▶ **What the task requires**
Which lines in the records below contain the word "simultaneously"? Report each of them.
--- --- ---
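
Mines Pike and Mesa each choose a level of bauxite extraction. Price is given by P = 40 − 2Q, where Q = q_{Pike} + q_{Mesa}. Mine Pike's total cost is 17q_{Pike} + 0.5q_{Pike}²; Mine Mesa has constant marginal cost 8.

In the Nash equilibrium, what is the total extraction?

8.875

Mine Pike's profit: π = q_{Pike}(40 − 2(q_{Pike} + q_{Mesa})) − 17q_{Pike} − 0.5q_{Pike}².
∂π/∂q_{Pike} = 23 − 5q_{Pike} − 2q_{Mesa} = 0, so q_{Pike} = 4.6 − 0.4q_{Mesa}.
For Mesa: ∂π/∂q_{Mesa} = 32 − 4q_{Mesa} − 2q_{Pike} = 0 ⇒ q_{Mesa} = 8 − 0.5q_{Pike}.
Plugging q_{Mesa} into Pike's best response: q_{Pike} = 4.6 − 0.4(8 − 0.5q_{Pike}) ⇒ 0.8q_{Pike} = 1.4, so q_{Pike} = 1.75.
Then q_{Mesa} = 8 − 0.5·1.75 = 7.125.
Total extraction: 1.75 + 7.125 = 8.875.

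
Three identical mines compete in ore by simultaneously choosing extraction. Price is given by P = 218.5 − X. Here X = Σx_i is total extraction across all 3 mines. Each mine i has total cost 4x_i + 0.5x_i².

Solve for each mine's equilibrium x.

A representative mine's profit is π_i = x_i(218.5 − X) − 4x_i − 0.5x_i², with X = x_i + Σ_{j≠i} x_j.
First-order condition: 214.5 − 3x_i − Σ_{j≠i} x_j = 0.
With identical mines, set every x_j = x: then 214.5 − 3x − 2x = 0, i.e. x = 214.5/5 = 42.9.

42.9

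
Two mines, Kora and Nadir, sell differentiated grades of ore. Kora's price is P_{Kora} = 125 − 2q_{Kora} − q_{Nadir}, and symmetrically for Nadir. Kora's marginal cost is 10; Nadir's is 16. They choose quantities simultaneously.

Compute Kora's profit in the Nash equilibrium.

Mine Kora's profit: π = q_{Kora}(125 − 2q_{Kora} − q_{Nadir}) − 10q_{Kora}.
∂π/∂q_{Kora} = 115 − 4q_{Kora} − q_{Nadir} = 0 ⇒ q_{Kora} = 28.75 − 0.25q_{Nadir}.
Similarly q_{Nadir} = 27.25 − 0.25q_{Kora}.
Plugging q_{Nadir} into Kora's best response: q_{Kora} = 28.75 − 0.25(27.25 − 0.25q_{Kora}) ⇒ 0.9375q_{Kora} = 21.9375, so q_{Kora} = 23.4.
Then q_{Nadir} = 27.25 − 0.25·23.4 = 21.4.
P_{Kora} = 125 − 2·23.4 − 21.4 = 56.8.
Profit = (56.8 − 10)·23.4 = 1095.12.

1095.12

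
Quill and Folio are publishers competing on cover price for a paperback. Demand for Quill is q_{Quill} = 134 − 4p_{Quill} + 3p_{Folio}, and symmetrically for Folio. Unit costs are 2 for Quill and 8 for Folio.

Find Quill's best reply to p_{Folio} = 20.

25.25

Quill's profit: π = (p_{Quill} − 2)(134 − 4p_{Quill} + 3p_{Folio}).
∂π/∂p_{Quill} = 142 − 8p_{Quill} + 3p_{Folio} = 0 ⇒ p_{Quill} = 17.75 + 0.375p_{Folio}.
At p_{Folio} = 20: p_{Quill} = 17.75 + 0.375·20 = 25.25.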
--- --- ---
▶ **Solution**
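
Three identical mines compete in ore by simultaneously choosing extraction. Price is given by P = 218.5 − X. Here X = Σx_i is total extraction across all 3 mines. Each mine i has total cost 4x_i + 0.5x_i².
Two mines, Kora and Nadir, sell differentiated grades of ore. Kora's price is P_{Kora} = 125 − 2q_{Kora} − q_{Nadir}, and symmetrically for Nadir. Kora's marginal cost is 10; Nadir's is 16. They choose quantities simultaneously.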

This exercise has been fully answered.